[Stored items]
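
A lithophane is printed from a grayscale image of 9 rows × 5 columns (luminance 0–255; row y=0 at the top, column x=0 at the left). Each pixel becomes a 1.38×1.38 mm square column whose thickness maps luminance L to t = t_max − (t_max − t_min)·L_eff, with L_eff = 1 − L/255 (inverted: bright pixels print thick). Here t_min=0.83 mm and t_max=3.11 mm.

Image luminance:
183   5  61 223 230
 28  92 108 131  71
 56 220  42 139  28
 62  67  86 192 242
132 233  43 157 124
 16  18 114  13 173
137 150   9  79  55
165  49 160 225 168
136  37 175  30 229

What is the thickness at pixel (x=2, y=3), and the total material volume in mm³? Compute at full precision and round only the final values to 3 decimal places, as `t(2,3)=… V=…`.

span = t_max - t_min = 3.11 - 0.83 = 2.280
L(2,3) = 86, L_eff = 1 - 86/255 = 0.662745 (inverted)
t(2,3) = 3.11 - 2.280·0.662745 = 1.599
Σt over all 9·5 pixels = 704543/8500 ≈ 82.8874118
V = pitch²·Σt = 1.38²·704543/8500 = 157.851

t(2,3)=1.599 V=157.851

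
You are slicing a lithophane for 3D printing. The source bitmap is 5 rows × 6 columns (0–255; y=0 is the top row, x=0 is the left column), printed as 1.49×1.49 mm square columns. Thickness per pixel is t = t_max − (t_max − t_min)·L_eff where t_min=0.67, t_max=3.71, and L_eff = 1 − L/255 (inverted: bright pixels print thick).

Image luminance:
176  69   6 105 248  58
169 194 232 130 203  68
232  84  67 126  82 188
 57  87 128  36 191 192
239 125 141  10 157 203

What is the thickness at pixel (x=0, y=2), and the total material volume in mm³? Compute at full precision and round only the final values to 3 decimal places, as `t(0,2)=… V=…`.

span = t_max - t_min = 3.71 - 0.67 = 3.040
L(0,2) = 232, L_eff = 1 - 232/255 = 0.090196 (inverted)
t(0,2) = 3.71 - 3.040·0.090196 = 3.436
Σt over all 5·6 pixels = 864731/12750 ≈ 67.8220392
V = pitch²·Σt = 1.49²·864731/12750 = 150.572

t(0,2)=3.436 V=150.572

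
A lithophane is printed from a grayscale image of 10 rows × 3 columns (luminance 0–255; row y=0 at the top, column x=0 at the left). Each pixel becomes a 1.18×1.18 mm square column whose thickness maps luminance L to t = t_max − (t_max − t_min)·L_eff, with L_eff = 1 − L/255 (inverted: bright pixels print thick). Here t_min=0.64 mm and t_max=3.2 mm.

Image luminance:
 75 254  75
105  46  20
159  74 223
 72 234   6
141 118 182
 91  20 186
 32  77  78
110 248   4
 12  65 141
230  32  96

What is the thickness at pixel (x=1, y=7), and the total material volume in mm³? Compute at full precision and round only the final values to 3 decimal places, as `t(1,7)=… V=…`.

t(1,7)=3.130 V=71.549

span = t_max - t_min = 3.2 - 0.64 = 2.560
L(1,7) = 248, L_eff = 1 - 248/255 = 0.027451 (inverted)
t(1,7) = 3.2 - 2.560·0.027451 = 3.130
Σt over all 10·3 pixels = 327584/6375 ≈ 51.3857255
V = pitch²·Σt = 1.18²·327584/6375 = 71.549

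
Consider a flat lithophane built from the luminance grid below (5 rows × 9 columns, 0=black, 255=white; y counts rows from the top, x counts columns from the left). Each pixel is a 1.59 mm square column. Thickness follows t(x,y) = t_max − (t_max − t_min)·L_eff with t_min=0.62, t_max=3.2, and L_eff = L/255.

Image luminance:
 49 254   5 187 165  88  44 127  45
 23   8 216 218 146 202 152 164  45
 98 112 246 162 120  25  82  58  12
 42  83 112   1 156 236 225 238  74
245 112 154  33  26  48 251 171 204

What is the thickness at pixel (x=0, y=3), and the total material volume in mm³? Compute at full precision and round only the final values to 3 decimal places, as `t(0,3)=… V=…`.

t(0,3)=2.775 V=224.286

span = t_max - t_min = 3.2 - 0.62 = 2.580
L(0,3) = 42, L_eff = 42/255 = 0.164706
t(0,3) = 3.2 - 2.580·0.164706 = 2.775
Σt over all 5·9 pixels = 188524/2125 ≈ 88.7171765
V = pitch²·Σt = 1.59²·188524/2125 = 224.286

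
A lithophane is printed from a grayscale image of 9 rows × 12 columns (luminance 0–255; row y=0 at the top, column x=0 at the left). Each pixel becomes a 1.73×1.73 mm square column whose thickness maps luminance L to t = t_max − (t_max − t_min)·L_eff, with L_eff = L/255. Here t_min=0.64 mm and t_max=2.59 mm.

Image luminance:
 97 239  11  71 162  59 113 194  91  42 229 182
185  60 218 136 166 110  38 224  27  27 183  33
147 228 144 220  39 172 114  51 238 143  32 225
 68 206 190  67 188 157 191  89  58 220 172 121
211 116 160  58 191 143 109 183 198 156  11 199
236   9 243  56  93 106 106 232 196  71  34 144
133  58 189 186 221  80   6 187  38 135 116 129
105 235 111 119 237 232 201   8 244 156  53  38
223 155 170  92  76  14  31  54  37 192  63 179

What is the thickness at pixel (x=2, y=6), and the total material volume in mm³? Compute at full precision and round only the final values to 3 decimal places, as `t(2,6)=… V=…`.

t(2,6)=1.145 V=513.531

span = t_max - t_min = 2.59 - 0.64 = 1.950
L(2,6) = 189, L_eff = 189/255 = 0.741176
t(2,6) = 2.59 - 1.950·0.741176 = 1.145
Σt over all 9·12 pixels = 291691/1700 ≈ 171.5829412
V = pitch²·Σt = 1.73²·291691/1700 = 513.531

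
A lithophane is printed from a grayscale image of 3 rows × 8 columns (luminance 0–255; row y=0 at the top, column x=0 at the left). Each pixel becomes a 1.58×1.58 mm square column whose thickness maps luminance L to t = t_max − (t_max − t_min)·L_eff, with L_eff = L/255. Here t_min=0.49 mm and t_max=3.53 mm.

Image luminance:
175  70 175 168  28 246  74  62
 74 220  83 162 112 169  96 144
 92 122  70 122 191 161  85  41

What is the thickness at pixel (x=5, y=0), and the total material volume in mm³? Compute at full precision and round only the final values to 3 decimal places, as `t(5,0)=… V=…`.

t(5,0)=0.597 V=123.938

span = t_max - t_min = 3.53 - 0.49 = 3.040
L(5,0) = 246, L_eff = 246/255 = 0.964706
t(5,0) = 3.53 - 3.040·0.964706 = 0.597
Σt over all 3·8 pixels = 316498/6375 ≈ 49.6467451
V = pitch²·Σt = 1.58²·316498/6375 = 123.938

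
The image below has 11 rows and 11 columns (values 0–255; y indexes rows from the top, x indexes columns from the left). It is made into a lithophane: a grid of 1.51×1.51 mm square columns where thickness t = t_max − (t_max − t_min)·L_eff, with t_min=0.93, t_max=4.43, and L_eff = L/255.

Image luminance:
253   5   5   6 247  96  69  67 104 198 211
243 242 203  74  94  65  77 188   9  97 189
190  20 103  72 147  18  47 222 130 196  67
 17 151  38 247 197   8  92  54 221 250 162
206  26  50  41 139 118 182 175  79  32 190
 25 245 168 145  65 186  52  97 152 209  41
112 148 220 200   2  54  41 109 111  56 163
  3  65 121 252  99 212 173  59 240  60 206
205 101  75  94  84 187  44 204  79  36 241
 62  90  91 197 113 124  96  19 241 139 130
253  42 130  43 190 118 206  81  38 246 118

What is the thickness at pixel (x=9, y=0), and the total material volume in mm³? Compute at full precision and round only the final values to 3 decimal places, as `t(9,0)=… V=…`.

span = t_max - t_min = 4.43 - 0.93 = 3.500
L(9,0) = 198, L_eff = 198/255 = 0.776471
t(9,0) = 4.43 - 3.500·0.776471 = 1.712
Σt over all 11·11 pixels = 1695163/5100 ≈ 332.3849020
V = pitch²·Σt = 1.51²·1695163/5100 = 757.871

t(9,0)=1.712 V=757.871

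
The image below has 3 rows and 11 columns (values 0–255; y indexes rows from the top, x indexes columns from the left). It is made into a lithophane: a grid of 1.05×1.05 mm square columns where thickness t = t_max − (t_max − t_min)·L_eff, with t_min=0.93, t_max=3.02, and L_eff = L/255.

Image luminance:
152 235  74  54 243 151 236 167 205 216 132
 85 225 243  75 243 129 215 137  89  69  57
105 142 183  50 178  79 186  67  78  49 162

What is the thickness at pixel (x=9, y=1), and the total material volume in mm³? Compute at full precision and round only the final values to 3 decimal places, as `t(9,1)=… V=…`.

t(9,1)=2.454 V=67.306

span = t_max - t_min = 3.02 - 0.93 = 2.090
L(9,1) = 69, L_eff = 69/255 = 0.270588
t(9,1) = 3.02 - 2.090·0.270588 = 2.454
Σt over all 3·11 pixels = 1556731/25500 ≈ 61.0482745
V = pitch²·Σt = 1.05²·1556731/25500 = 67.306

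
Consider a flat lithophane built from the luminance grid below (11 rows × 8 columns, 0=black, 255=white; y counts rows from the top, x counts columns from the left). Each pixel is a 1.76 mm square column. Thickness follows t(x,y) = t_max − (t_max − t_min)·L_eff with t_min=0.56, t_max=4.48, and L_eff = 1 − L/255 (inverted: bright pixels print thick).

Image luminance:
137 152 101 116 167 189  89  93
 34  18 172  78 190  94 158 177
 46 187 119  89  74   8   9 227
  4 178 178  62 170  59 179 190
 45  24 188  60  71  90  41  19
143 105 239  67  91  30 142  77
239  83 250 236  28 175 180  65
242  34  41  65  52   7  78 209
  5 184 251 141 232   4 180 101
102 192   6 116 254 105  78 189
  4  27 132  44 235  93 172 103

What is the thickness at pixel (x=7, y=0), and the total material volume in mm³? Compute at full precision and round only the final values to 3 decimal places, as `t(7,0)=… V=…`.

span = t_max - t_min = 4.48 - 0.56 = 3.920
L(7,0) = 93, L_eff = 1 - 93/255 = 0.635294 (inverted)
t(7,0) = 4.48 - 3.920·0.635294 = 1.990
Σt over all 11·8 pixels = 86996/425 ≈ 204.6964706
V = pitch²·Σt = 1.76²·86996/425 = 634.068

t(7,0)=1.990 V=634.068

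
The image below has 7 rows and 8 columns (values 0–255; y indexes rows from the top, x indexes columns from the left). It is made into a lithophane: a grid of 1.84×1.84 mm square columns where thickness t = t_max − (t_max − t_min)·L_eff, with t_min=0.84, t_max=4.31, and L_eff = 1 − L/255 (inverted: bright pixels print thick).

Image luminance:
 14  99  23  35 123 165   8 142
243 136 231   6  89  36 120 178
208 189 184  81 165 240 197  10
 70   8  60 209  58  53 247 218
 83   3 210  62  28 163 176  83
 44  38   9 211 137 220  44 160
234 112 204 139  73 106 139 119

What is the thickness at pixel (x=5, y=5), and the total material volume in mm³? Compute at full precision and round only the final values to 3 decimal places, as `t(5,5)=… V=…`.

t(5,5)=3.834 V=465.260

span = t_max - t_min = 4.31 - 0.84 = 3.470
L(5,5) = 220, L_eff = 1 - 220/255 = 0.137255 (inverted)
t(5,5) = 4.31 - 3.470·0.137255 = 3.834
Σt over all 7·8 pixels = 584049/4250 ≈ 137.4232941
V = pitch²·Σt = 1.84²·584049/4250 = 465.260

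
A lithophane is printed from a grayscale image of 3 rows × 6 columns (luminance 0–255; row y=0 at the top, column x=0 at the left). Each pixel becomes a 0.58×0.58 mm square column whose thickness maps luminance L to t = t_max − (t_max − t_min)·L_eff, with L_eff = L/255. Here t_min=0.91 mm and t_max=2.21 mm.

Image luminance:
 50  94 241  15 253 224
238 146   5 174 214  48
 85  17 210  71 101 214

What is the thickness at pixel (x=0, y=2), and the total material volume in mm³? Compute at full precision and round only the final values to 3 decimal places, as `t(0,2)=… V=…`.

t(0,2)=1.777 V=9.266

span = t_max - t_min = 2.21 - 0.91 = 1.300
L(0,2) = 85, L_eff = 85/255 = 0.333333
t(0,2) = 2.21 - 1.300·0.333333 = 1.777
Σt over all 3·6 pixels = 23413/850 ≈ 27.5447059
V = pitch²·Σt = 0.58²·23413/850 = 9.266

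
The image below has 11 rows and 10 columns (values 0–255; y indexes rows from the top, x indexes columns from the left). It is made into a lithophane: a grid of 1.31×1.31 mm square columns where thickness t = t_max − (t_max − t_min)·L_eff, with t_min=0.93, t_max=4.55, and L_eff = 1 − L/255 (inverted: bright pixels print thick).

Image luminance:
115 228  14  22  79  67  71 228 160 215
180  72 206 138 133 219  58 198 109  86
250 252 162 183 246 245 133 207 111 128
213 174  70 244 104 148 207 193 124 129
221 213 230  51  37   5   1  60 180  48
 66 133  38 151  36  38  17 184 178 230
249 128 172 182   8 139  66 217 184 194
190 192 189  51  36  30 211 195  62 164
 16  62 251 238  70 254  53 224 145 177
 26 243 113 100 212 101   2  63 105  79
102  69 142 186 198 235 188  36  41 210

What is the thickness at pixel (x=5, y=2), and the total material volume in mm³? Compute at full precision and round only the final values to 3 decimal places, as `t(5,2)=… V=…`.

t(5,2)=4.408 V=541.911

span = t_max - t_min = 4.55 - 0.93 = 3.620
L(5,2) = 245, L_eff = 1 - 245/255 = 0.039216 (inverted)
t(5,2) = 4.55 - 3.620·0.039216 = 4.408
Σt over all 11·10 pixels = 4026203/12750 ≈ 315.7806275
V = pitch²·Σt = 1.31²·4026203/12750 = 541.911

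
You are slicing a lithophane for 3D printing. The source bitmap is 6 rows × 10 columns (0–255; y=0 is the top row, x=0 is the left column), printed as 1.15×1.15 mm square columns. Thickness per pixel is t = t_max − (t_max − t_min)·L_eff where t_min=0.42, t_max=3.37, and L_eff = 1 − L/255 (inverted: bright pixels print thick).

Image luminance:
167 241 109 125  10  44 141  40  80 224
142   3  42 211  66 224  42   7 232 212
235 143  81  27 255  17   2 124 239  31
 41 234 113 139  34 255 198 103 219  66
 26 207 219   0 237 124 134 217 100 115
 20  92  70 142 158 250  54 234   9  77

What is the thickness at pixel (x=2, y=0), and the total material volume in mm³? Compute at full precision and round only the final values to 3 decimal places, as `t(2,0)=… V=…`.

t(2,0)=1.681 V=146.589

span = t_max - t_min = 3.37 - 0.42 = 2.950
L(2,0) = 109, L_eff = 1 - 109/255 = 0.572549 (inverted)
t(2,0) = 3.37 - 2.950·0.572549 = 1.681
Σt over all 6·10 pixels = 565297/5100 ≈ 110.8425490
V = pitch²·Σt = 1.15²·565297/5100 = 146.589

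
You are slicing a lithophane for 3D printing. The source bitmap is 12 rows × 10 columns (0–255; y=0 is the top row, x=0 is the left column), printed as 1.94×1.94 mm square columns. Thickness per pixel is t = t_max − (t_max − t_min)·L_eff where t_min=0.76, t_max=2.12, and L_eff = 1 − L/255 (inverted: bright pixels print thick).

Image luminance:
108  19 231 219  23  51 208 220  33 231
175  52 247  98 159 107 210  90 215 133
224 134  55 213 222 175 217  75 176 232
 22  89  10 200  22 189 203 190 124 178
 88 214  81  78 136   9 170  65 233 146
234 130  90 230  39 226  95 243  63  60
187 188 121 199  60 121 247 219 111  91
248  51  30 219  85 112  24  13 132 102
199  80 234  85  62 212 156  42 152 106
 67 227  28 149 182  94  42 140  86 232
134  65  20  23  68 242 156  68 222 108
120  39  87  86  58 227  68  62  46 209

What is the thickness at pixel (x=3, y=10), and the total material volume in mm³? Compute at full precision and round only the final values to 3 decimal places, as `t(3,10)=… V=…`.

span = t_max - t_min = 2.12 - 0.76 = 1.360
L(3,10) = 23, L_eff = 1 - 23/255 = 0.909804 (inverted)
t(3,10) = 2.12 - 1.360·0.909804 = 0.883
Σt over all 12·10 pixels = 65504/375 ≈ 174.6773333
V = pitch²·Σt = 1.94²·65504/375 = 657.416

t(3,10)=0.883 V=657.416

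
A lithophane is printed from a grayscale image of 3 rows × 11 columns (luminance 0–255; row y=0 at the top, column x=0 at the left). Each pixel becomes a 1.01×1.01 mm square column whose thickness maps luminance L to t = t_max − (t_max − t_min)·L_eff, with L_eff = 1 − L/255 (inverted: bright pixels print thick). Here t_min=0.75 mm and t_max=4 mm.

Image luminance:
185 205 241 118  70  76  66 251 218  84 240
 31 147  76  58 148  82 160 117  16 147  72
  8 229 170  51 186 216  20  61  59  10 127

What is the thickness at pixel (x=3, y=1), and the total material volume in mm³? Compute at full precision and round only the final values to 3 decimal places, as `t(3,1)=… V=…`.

span = t_max - t_min = 4 - 0.75 = 3.250
L(3,1) = 58, L_eff = 1 - 58/255 = 0.772549 (inverted)
t(3,1) = 4 - 3.250·0.772549 = 1.489
Σt over all 3·11 pixels = 2551/34 ≈ 75.0294118
V = pitch²·Σt = 1.01²·2551/34 = 76.538

t(3,1)=1.489 V=76.538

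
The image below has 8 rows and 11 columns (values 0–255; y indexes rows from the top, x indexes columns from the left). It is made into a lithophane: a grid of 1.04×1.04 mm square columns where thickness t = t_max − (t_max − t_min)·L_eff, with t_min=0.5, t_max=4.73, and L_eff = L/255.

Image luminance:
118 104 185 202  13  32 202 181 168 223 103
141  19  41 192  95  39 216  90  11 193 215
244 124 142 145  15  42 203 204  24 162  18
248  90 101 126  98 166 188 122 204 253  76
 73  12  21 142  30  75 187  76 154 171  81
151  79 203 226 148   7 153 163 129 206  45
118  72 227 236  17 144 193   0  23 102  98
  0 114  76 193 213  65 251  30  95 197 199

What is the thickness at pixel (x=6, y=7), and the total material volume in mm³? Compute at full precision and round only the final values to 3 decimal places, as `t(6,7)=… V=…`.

t(6,7)=0.566 V=253.329

span = t_max - t_min = 4.73 - 0.5 = 4.230
L(6,7) = 251, L_eff = 251/255 = 0.984314
t(6,7) = 4.73 - 4.230·0.984314 = 0.566
Σt over all 8·11 pixels = 1990847/8500 ≈ 234.2172941
V = pitch²·Σt = 1.04²·1990847/8500 = 253.329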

[Assignment] Read through the lines above and collect those that contain the string "built".

[Written answer]
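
Consider a flat lithophane built from the luminance grid below (5 rows × 9 columns, 0=black, 255=white; y counts rows from the top, x counts columns from the left). Each pixel is a 1.59 mm square column. Thickness follows t(x,y) = t_max − (t_max − t_min)·L_eff with t_min=0.62, t_max=3.2, and L_eff = L/255.
Consider a flat lithophane built from the luminance grid below (11 rows × 8 columns, 0=black, 255=white; y counts rows from the top, x counts columns from the left). Each pixel is a 1.76 mm square column. Thickness follows t(x,y) = t_max − (t_max − t_min)·L_eff with t_min=0.56, t_max=4.48, and L_eff = 1 − L/255 (inverted: bright pixels print thick).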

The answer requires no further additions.